» **Task prompt**
Only the lines from the one that contains "An outer-system body is at 10.6" to the end of the material below are wanted, each duplicated exactly.

» **Records**
⁂

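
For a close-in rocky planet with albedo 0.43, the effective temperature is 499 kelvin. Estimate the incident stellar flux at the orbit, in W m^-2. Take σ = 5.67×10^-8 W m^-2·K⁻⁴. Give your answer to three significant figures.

24700 W m^-2

Invert the energy balance for S: S = 4σT⁴/(1−α).
σT⁴ = 5.67×10⁻⁸·(499)⁴ = 3515 W m^-2.
So S = 4×3515/(1−0.43) = 24670 W m^-2.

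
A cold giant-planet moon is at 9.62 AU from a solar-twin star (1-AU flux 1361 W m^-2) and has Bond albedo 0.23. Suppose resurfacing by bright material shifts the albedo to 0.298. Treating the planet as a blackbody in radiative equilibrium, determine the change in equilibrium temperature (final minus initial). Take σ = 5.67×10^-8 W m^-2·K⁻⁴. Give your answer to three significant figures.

Irradiance scales as 1/d², so S = 1361 W m^-2 × (1/9.62)² = 14.71 W m^-2.
With α = 0.23, T₁ = 84.06 K.
Final:   T₂ = [S(1−0.298)/(4σ)]^(1/4) = 82.14 K.
Change: 82.14 − 84.06 = -1.921 K.

-1.92 K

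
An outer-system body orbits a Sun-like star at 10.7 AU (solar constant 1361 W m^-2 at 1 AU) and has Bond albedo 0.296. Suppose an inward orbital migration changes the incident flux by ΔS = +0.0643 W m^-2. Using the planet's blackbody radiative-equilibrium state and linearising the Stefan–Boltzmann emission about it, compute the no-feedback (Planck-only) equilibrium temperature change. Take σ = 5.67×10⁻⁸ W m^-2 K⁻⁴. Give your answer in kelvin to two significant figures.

0.11 K

Flux at the orbit: S = 1361/(10.7)² = 11.89 W m^-2.
The baseline emission temperature is T_e = 77.94 K.
Only a fraction (1−α) is absorbed and it's spread over 4πR², so ΔF = (1−α)ΔS/4 = 0.01132 W m^-2.
The Planck feedback parameter is 4σT_e³ = 0.1074 W m^-2/K.
So ΔT₀ = 0.01132/0.1074 = 0.105 K.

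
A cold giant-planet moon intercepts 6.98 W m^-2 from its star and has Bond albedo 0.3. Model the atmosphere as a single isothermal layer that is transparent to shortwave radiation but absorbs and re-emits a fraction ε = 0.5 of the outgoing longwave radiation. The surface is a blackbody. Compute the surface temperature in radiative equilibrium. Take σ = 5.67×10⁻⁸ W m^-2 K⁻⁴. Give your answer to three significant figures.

The planet radiates to space at T_e = [S(1−α)/(4σ)]^(1/4) = 68.13 K.
For a single slab of emissivity ε, T_s⁴ = 2T_e⁴/(2−ε); thus T_s = 68.13·(1.333)^(1/4) = 73.21 K.

73.2 K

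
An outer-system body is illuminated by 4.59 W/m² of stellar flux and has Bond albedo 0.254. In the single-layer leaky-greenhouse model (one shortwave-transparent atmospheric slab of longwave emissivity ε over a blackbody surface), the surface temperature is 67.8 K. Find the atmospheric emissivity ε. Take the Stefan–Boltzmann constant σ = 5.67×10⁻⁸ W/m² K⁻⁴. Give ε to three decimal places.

TOA balance gives T_e = 62.33 K.
T_s⁴ = T_e⁴·2/(2−ε) → ε = 2 − 2(T_e/T_s)⁴ = 2 − 2·(62.33/67.8)⁴ = 0.5710.

0.571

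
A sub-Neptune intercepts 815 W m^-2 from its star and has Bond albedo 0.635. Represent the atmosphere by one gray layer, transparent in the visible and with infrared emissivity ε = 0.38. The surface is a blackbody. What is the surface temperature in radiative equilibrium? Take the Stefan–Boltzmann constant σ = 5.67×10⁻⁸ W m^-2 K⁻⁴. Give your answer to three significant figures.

201 kelvin

Effective emission temperature (TOA balance): σT_e⁴ = S(1−α)/4 = 74.37 W m^-2 → T_e = 190.3 K.
For a single slab of emissivity ε, T_s⁴ = 2T_e⁴/(2−ε); thus T_s = 190.3·(1.235)^(1/4) = 200.6 K.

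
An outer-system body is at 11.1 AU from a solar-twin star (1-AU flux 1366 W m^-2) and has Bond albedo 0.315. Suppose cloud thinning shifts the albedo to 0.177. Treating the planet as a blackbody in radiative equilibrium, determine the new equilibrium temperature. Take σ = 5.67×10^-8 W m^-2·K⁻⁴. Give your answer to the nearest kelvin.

By the inverse-square law, S = 1366/11.1² = 11.09 W m^-2.
T₂ = [S(1−α₂)/(4σ)]^(1/4) = [11.09·0.823/(4σ)]^(1/4) = 79.64 K.

80 kelvin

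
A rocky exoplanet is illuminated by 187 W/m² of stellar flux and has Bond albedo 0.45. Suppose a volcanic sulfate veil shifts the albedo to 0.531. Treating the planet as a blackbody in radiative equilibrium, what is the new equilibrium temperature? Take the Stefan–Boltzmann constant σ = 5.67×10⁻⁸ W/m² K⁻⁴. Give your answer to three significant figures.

140 K

With the new albedo, S(1−α₂)/4 = 21.93 W/m², so T₂ = 140.2 K.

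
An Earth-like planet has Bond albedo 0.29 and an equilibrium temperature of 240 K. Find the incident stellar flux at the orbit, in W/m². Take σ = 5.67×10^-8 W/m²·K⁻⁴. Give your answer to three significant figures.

From S(1−α)/4 = σT⁴: S = 4σT⁴/(1−α).
σT⁴ = 5.67×10⁻⁸·(240)⁴ = 188.1 W/m².
So S = 4×188.1/(1−0.29) = 1060 W/m².

1060 W/m²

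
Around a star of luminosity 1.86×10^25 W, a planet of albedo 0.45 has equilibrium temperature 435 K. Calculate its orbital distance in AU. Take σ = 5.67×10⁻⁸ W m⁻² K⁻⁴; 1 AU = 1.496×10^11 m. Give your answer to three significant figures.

The flux needed for this T is 4σT⁴/(1−0.45) = 14770 W m⁻².
S = L/(4πd²) → d = √(L/4πS) = √(1.86×10^25/(4π·14770)) = 1.001×10^10 m = 0.06693 AU.

0.0669 AU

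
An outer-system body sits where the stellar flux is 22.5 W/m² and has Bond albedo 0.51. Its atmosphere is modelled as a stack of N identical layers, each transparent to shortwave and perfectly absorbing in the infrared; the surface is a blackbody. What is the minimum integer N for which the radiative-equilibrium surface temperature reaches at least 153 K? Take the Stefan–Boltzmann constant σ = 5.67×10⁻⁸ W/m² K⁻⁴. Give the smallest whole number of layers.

Top-of-atmosphere balance: σT_e⁴ = S(1−α)/4 = 2.756 W/m² → T_e = 83.50 K.
T_s = (N+1)^(1/4)·T_e ≥ 153 K requires N+1 ≥ (T_s/T_e)⁴ = (153/83.50)⁴ = 11.273.
Rounding up, N = 11.

11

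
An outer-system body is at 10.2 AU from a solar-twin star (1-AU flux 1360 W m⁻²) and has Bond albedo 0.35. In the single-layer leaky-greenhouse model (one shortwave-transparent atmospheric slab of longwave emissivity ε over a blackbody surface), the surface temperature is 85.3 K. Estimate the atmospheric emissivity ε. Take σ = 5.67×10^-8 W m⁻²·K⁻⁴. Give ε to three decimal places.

Irradiance scales as 1/d², so S = 1360 W m⁻² × (1/10.2)² = 13.07 W m⁻².
First, T_e = [13.07·(1−0.35)/(4σ)]^(1/4) = 78.24 K.
Inverting T_s⁴ = 2T_e⁴/(2−ε): (T_e/T_s)⁴ = 0.7076, so ε = 2(1 − 0.7076) = 0.5847.

0.585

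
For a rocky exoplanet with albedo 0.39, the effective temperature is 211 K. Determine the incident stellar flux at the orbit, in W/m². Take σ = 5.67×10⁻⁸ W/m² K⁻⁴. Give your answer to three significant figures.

From S(1−α)/4 = σT⁴: S = 4σT⁴/(1−α).
σT⁴ = 5.67×10⁻⁸·(211)⁴ = 112.4 W/m².
S = 4·112.4/0.61 = 737.0 W/m².

737 W/m²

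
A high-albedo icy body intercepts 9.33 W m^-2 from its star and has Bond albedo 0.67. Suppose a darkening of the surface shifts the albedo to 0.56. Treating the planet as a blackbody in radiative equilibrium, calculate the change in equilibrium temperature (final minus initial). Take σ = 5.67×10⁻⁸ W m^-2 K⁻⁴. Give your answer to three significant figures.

4.53 K

Initial: T₁ = [S(1−0.67)/(4σ)]^(1/4) = 60.70 K.
With α = 0.56, T₂ = 65.23 K.
Change: 65.23 − 60.70 = 4.526 K.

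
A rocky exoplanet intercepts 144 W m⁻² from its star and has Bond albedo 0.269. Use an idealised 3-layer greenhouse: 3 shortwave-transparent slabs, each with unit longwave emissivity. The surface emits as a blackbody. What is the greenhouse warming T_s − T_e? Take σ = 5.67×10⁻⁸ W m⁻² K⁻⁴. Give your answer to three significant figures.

Top-of-atmosphere balance: σT_e⁴ = S(1−α)/4 = 26.32 W m⁻² → T_e = 146.8 K.
T_s = (N+1)^(1/4)·T_e = 207.6 K.
Warming: T_s − T_e = 60.80 K.

60.8 kelvin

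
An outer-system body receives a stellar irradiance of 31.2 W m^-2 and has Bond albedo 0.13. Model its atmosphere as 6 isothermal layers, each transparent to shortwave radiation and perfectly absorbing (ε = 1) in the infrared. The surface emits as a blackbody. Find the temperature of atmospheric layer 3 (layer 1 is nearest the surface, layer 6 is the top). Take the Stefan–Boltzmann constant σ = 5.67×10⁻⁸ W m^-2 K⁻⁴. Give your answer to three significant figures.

Top-of-atmosphere balance: σT_e⁴ = S(1−α)/4 = 6.786 W m^-2 → T_e = 104.6 K.
Each opaque layer satisfies 2T_j⁴ = T_{j−1}⁴ + T_{j+1}⁴, giving T_k⁴ = (N+1−k)T_e⁴.
With k = 3: T_3 = (6+1−3)^¼·104.6 K = 147.9 K.

148 kelvin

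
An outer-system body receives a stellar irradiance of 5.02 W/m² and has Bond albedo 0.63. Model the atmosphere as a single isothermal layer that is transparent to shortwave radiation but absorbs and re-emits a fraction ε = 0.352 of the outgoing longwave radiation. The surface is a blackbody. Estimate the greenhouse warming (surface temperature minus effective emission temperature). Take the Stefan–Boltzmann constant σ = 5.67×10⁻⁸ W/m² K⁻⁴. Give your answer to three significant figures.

2.65 K

At the top of the atmosphere, σT_e⁴ = S(1−α)/4 = 0.4643 W/m², giving T_e = 53.50 K.
The surface balance (absorbed SW + ε·downward IR = σT_s⁴) with T_a⁴ = T_s⁴/2 reduces to T_s = T_e·[2/(2−ε)]^¼ = 56.15 K.
The atmosphere warms the surface by 2.653 K.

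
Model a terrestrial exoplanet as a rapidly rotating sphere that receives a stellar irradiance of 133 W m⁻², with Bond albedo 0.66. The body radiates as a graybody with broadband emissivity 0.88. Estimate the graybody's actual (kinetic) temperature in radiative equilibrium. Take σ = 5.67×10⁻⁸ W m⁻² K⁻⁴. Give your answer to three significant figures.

123 K

Absorbed flux (global mean): S(1−α)/4 = 133.0·0.34/4 = 11.30 W m⁻².
Radiative balance εσT⁴ = 11.30 gives T = [11.30/(0.88·σ)]^(1/4) = 122.7 K.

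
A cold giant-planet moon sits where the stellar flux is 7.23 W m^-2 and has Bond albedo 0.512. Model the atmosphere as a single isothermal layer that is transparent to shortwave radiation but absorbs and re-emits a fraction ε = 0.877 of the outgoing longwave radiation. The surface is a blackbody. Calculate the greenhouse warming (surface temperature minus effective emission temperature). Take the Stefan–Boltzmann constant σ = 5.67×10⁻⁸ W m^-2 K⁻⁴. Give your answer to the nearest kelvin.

10 kelvin

At the top of the atmosphere, σT_e⁴ = S(1−α)/4 = 0.8821 W m^-2, giving T_e = 62.80 K.
For a single slab of emissivity ε, T_s⁴ = 2T_e⁴/(2−ε); thus T_s = 62.80·(1.781)^(1/4) = 72.55 K.
T_s − T_e = 72.55 − 62.80 = 9.748 K.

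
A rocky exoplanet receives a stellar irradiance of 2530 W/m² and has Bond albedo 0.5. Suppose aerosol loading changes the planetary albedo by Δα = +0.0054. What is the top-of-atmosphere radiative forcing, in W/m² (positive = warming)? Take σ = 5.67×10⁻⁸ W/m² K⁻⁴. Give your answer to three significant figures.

-3.42 W/m²

The change in absorbed flux is Δ[S(1−α)/4] = −SΔα/4 = -3.416 W/m².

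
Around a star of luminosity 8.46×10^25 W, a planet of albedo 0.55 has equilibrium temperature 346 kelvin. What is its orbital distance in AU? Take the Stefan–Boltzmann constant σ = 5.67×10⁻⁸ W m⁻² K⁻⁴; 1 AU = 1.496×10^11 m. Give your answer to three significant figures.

0.204 AU

The flux needed for this T is 4σT⁴/(1−0.55) = 7223 W m⁻².
Then d = [L/(4πS)]^(1/2) = 3.053×10^10 m, i.e. 0.2041 AU.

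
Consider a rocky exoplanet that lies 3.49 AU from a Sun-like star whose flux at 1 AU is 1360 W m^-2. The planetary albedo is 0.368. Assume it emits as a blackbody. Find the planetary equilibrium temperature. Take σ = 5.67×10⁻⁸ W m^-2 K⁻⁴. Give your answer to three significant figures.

133 K

Irradiance scales as 1/d², so S = 1360 W m^-2 × (1/3.49)² = 111.7 W m^-2.
The planet absorbs (1−α)S over its disc πR² and re-emits over 4πR², so the mean absorbed flux is (1−0.368)·111.7/4 = 17.64 W m^-2.
Balancing against σT⁴: T = (17.64/5.67×10⁻⁸)^(1/4) = 132.8 K.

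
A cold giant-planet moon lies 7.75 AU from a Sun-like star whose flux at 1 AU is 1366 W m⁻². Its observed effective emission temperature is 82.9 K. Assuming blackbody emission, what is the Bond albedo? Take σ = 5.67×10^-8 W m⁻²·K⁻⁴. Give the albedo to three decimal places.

0.529

By the inverse-square law, S = 1366/7.75² = 22.74 W m⁻².
Energy balance: S(1−α)/4 = σT⁴, so 1−α = 4σT⁴/S.
4σT⁴ = 4·5.67×10⁻⁸·(82.9)⁴ = 10.71 W m⁻².
1−α = 10.71/22.74 = 0.4710, so α = 0.5290.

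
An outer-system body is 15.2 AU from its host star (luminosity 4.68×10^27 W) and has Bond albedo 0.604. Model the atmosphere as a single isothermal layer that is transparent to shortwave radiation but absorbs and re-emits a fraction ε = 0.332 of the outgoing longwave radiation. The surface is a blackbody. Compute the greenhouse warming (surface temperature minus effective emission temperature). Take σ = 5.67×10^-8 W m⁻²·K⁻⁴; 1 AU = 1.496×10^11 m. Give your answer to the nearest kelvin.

5 K

Orbital distance: d = 15.2 AU = 2.274×10^12 m.
S = L/(4πd²) = 72.03 W m⁻².
Effective emission temperature (TOA balance): σT_e⁴ = S(1−α)/4 = 7.131 W m⁻² → T_e = 105.9 K.
For a single slab of emissivity ε, T_s⁴ = 2T_e⁴/(2−ε); thus T_s = 105.9·(1.199)^(1/4) = 110.8 K.
The atmosphere warms the surface by 4.916 K.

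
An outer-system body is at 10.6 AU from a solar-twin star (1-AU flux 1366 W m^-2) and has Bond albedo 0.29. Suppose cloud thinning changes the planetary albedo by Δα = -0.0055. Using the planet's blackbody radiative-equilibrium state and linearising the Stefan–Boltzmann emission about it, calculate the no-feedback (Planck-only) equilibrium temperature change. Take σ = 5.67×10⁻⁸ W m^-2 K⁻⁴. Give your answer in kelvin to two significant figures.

0.15 K

Irradiance scales as 1/d², so S = 1366 W m^-2 × (1/10.6)² = 12.16 W m^-2.
The baseline emission temperature is T_e = 78.54 K.
The change in absorbed flux is Δ[S(1−α)/4] = −SΔα/4 = 0.01672 W m^-2.
Planck response: λ_P = 4σT_e³ = 4·5.67×10⁻⁸·(78.54)³ = 0.1099 W m^-2/K.
Hence the no-feedback warming is ΔF/(4σT_e³) = 0.152 K.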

⁂

» **Finished task**
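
An outer-system body is at 10.6 AU from a solar-twin star (1-AU flux 1366 W m^-2) and has Bond albedo 0.29. Suppose cloud thinning changes the planetary albedo by Δα = -0.0055. Using the planet's blackbody radiative-equilibrium state and linearising the Stefan–Boltzmann emission about it, calculate the no-feedback (Planck-only) equilibrium temperature change. Take σ = 5.67×10⁻⁸ W m^-2 K⁻⁴. Give your answer in kelvin to two significant figures.

0.15 K

Irradiance scales as 1/d², so S = 1366 W m^-2 × (1/10.6)² = 12.16 W m^-2.
The baseline emission temperature is T_e = 78.54 K.
The change in absorbed flux is Δ[S(1−α)/4] = −SΔα/4 = 0.01672 W m^-2.
Planck response: λ_P = 4σT_e³ = 4·5.67×10⁻⁸·(78.54)³ = 0.1099 W m^-2/K.
Hence the no-feedback warming is ΔF/(4σT_e³) = 0.152 K.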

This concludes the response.